┌─ AVAILABLE DATA

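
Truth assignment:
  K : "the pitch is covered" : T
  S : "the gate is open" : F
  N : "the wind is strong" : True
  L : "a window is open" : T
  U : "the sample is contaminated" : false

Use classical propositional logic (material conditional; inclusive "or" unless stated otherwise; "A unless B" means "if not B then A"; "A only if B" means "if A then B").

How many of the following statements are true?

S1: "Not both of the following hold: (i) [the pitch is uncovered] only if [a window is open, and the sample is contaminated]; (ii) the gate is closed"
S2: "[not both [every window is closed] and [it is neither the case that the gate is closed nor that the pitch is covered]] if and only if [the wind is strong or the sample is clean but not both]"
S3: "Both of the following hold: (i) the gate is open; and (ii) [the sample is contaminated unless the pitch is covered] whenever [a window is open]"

S1: Parsed as (not K -> (L and U)) nand not S

not K = not True = False
L and U = True and False = False
not K -> (L and U) = False -> False = True
not S = not False = True
(not K -> (L and U)) nand not S = True nand True = False
Thus S1 is false.

S2: Formalization: (not L nand (not S nor K)) iff (N xor not U)

not L = not True = False
not S = not False = True
not S nor K = True nor True = False
not L nand (not S nor K) = False nand False = True
not U = not False = True
N xor not U = True xor True = False
(not L nand (not S nor K)) iff (N xor not U) = True iff False = False
Hence S2 is false.

S3: Formalization: S and (L -> (U or K))

U or K = False or True = True
L -> (U or K) = True -> True = True
S and (L -> (U or K)) = False and True = False
Thus S3 is false.

0 of the 3 statements are true (none).

0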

└─

WHAT TO WORK ON
Restate word for word the lines above, beginning with the one that contains "hold: (i) [the" and ending with the last line.

YOUR SOLUTION
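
S1: "Not both of the following hold: (i) [the pitch is uncovered] only if [a window is open, and the sample is contaminated]; (ii) the gate is closed"
S2: "[not both [every window is closed] and [it is neither the case that the gate is closed nor that the pitch is covered]] if and only if [the wind is strong or the sample is clean but not both]"
S3: "Both of the following hold: (i) the gate is open; and (ii) [the sample is contaminated unless the pitch is covered] whenever [a window is open]"

S1: Parsed as (not K -> (L and U)) nand not S

not K = not True = False
L and U = True and False = False
not K -> (L and U) = False -> False = True
not S = not False = True
(not K -> (L and U)) nand not S = True nand True = False
Thus S1 is false.

S2: Formalization: (not L nand (not S nor K)) iff (N xor not U)

not L = not True = False
not S = not False = True
not S nor K = True nor True = False
not L nand (not S nor K) = False nand False = True
not U = not False = True
N xor not U = True xor True = False
(not L nand (not S nor K)) iff (N xor not U) = True iff False = False
Hence S2 is false.

S3: Formalization: S and (L -> (U or K))

U or K = False or True = True
L -> (U or K) = True -> True = True
S and (L -> (U or K)) = False and True = False
Thus S3 is false.

0 of the 3 statements are true (none).

0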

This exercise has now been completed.